▶ _Exercise_
Taking each line of the material in turn, count those with the string "heated" and answer with the count alone.

[[ Data to use, beginning ]]

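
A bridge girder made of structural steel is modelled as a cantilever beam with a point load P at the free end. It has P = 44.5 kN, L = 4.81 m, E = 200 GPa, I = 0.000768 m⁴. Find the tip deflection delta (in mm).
Model: a cantilever beam with a point load P at the free end, so delta = (P·L^3) / (3·E·I).
Convert to SI units:
  P = 44.5 kN = 44500 N
  E = 200 GPa = 2 × 10¹¹ Pa
Substitute:
  delta = (44500 × 4.81^3) / (3 × (2 × 10¹¹) × 0.000768)
  delta = 0.01075 m
Convert: delta = 0.01075 m = 10.75 mm
Final answer: delta = 10.75 mm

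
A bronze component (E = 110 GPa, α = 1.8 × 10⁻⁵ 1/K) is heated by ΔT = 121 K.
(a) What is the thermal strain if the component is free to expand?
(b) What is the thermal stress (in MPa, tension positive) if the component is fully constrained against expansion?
(a) Free thermal strain ε_th = α·ΔT = (1.8 × 10⁻⁵) × 121 = 0.002178
(b) Fully constrained, the expansion is suppressed, so σ = -E·α·ΔT. Convert E = 110 GPa = 1.1 × 10¹¹ Pa.
  σ = -(1.1 × 10¹¹) × (1.8 × 10⁻⁵) × 121 = -2.396 × 10⁸ Pa = -239.6 MPa (compressive)
Final answer: (a) ε_th = 0.002178, (b) σ = -239.6 MPa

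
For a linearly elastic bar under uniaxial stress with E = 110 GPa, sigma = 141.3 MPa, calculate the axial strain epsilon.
Model: a linearly elastic bar under uniaxial stress, so sigma = E·epsilon.
Solve for epsilon: epsilon = sigma / E.
Convert to SI units:
  E = 110 GPa = 1.1 × 10¹¹ Pa
  sigma = 141.3 MPa = 1.413 × 10⁸ Pa
Substitute:
  epsilon = (1.413 × 10⁸) / (1.1 × 10¹¹)
  epsilon = 0.001285
Final answer: epsilon = 0.001285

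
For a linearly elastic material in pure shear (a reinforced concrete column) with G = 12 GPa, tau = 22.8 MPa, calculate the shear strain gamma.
Model: a linearly elastic material in pure shear, so tau = G·gamma.
Solve for gamma: gamma = tau / G.
Convert to SI units:
  G = 12 GPa = 1.2 × 10¹⁰ Pa
  tau = 22.8 MPa = 2.28 × 10⁷ Pa
Substitute:
  gamma = (2.28 × 10⁷) / (1.2 × 10¹⁰)
  gamma = 0.0019
Final answer: gamma = 0.0019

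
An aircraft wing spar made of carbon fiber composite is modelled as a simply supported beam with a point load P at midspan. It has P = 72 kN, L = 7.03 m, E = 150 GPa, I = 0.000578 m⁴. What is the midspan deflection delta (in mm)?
Model: a simply supported beam with a point load P at midspan, so delta = (P·L^3) / (48·E·I).
Convert to SI units:
  P = 72 kN = 72000 N
  E = 150 GPa = 1.5 × 10¹¹ Pa
Substitute:
  delta = (72000 × 7.03^3) / (48 × (1.5 × 10¹¹) × 0.000578)
  delta = 0.006011 m
Convert: delta = 0.006011 m = 6.011 mm
Final answer: delta = 6.011 mm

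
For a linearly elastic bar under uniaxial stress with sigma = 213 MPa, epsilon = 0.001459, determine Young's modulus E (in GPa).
Model: a linearly elastic bar under uniaxial stress, so epsilon = sigma / E.
Solve for E: E = sigma / epsilon.
Convert to SI units:
  sigma = 213 MPa = 2.13 × 10⁸ Pa
Substitute:
  E = (2.13 × 10⁸) / 0.001459
  E = 1.46 × 10¹¹ Pa
Convert: E = 1.46 × 10¹¹ Pa = 146 GPa
Final answer: E = 146 GPa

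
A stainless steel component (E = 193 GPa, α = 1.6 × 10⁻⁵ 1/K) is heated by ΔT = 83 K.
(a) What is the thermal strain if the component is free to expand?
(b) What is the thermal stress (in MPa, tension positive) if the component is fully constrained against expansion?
(a) Free thermal strain ε_th = α·ΔT = (1.6 × 10⁻⁵) × 83 = 0.001328
(b) Fully constrained, the expansion is suppressed, so σ = -E·α·ΔT. Convert E = 193 GPa = 1.93 × 10¹¹ Pa.
  σ = -(1.93 × 10¹¹) × (1.6 × 10⁻⁵) × 83 = -2.563 × 10⁸ Pa = -256.3 MPa (compressive)
Final answer: (a) ε_th = 0.001328, (b) σ = -256.3 MPa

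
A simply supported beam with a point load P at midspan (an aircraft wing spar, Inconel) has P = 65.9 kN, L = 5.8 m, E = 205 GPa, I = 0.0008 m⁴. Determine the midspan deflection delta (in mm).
Model: a simply supported beam with a point load P at midspan, so delta = (P·L^3) / (48·E·I).
Convert to SI units:
  P = 65.9 kN = 65900 N
  E = 205 GPa = 2.05 × 10¹¹ Pa
Substitute:
  delta = (65900 × 5.8^3) / (48 × (2.05 × 10¹¹) × 0.0008)
  delta = 0.001633 m
Convert: delta = 0.001633 m = 1.633 mm
Final answer: delta = 1.633 mm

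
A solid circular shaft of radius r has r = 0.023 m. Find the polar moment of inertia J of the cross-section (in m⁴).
Model: a solid circular shaft of radius r, so J = (π·r^4) / 2.
Substitute:
  J = (π × 0.023^4) / 2
  J = 4.396 × 10⁻⁷ m⁴
Final answer: J = 4.396 × 10⁻⁷ m⁴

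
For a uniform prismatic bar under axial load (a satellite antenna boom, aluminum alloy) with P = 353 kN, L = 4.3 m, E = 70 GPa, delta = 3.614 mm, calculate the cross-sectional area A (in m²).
Model: a uniform prismatic bar under axial load, so delta = (P·L) / (A·E).
Solve for A: A = (P·L) / (delta·E).
Convert to SI units:
  P = 353 kN = 353000 N
  E = 70 GPa = 7 × 10¹⁰ Pa
  delta = 3.614 mm = 0.003614 m
Substitute:
  A = (353000 × 4.3) / (0.003614 × (7 × 10¹⁰))
  A = 0.006 m²
Final answer: A = 0.006 m²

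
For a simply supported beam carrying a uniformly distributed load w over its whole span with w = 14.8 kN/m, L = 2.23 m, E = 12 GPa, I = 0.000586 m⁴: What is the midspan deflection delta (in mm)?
Model: a simply supported beam carrying a uniformly distributed load w over its whole span, so delta = (5·w·L^4) / (384·E·I).
Convert to SI units:
  w = 14.8 kN/m = 14800 N/m
  E = 12 GPa = 1.2 × 10¹⁰ Pa
Substitute:
  delta = (5 × 14800 × 2.23^4) / (384 × (1.2 × 10¹⁰) × 0.000586)
  delta = 0.0006777 m
Convert: delta = 0.0006777 m = 0.6777 mm
Final answer: delta = 0.6777 mm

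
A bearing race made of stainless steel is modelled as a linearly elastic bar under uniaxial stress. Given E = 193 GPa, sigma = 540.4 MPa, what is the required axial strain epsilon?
Model: a linearly elastic bar under uniaxial stress, so sigma = E·epsilon.
Solve for epsilon: epsilon = sigma / E.
Convert to SI units:
  E = 193 GPa = 1.93 × 10¹¹ Pa
  sigma = 540.4 MPa = 5.404 × 10⁸ Pa
Substitute:
  epsilon = (5.404 × 10⁸) / (1.93 × 10¹¹)
  epsilon = 0.0028
Final answer: epsilon = 0.0028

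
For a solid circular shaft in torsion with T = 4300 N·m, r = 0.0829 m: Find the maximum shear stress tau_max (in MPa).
Model: a solid circular shaft in torsion, so tau_max = (2·T) / (π·r^3).
Substitute:
  tau_max = (2 × 4300) / (π × 0.0829^3)
  tau_max = 4.805 × 10⁶ Pa
Convert: tau_max = 4.805 × 10⁶ Pa = 4.805 MPa
Final answer: tau_max = 4.805 MPa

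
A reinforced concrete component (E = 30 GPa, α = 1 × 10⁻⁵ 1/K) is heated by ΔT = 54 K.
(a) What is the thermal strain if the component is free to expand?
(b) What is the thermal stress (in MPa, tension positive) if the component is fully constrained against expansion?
(a) Free thermal strain ε_th = α·ΔT = (1 × 10⁻⁵) × 54 = 0.00054
(b) Fully constrained, the expansion is suppressed, so σ = -E·α·ΔT. Convert E = 30 GPa = 3 × 10¹⁰ Pa.
  σ = -(3 × 10¹⁰) × (1 × 10⁻⁵) × 54 = -1.62 × 10⁷ Pa = -16.2 MPa (compressive)
Final answer: (a) ε_th = 0.00054, (b) σ = -16.2 MPa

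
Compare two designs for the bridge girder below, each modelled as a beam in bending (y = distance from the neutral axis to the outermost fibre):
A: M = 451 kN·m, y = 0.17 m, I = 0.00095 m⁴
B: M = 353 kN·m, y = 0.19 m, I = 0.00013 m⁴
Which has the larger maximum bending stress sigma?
Model: a beam in bending (y = distance from the neutral axis to the outermost fibre), so sigma = (M·y) / I (SI units).
  A: sigma = (451000 × 0.17) / 0.00095 = 8.071 × 10⁷ Pa = 80.71 MPa
  B: sigma = (353000 × 0.19) / 0.00013 = 5.159 × 10⁸ Pa = 515.9 MPa
515.9 MPa > 80.71 MPa, so B is larger.
Final answer: B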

[[ Data to use, end ]]

▶ _Exercise output_
3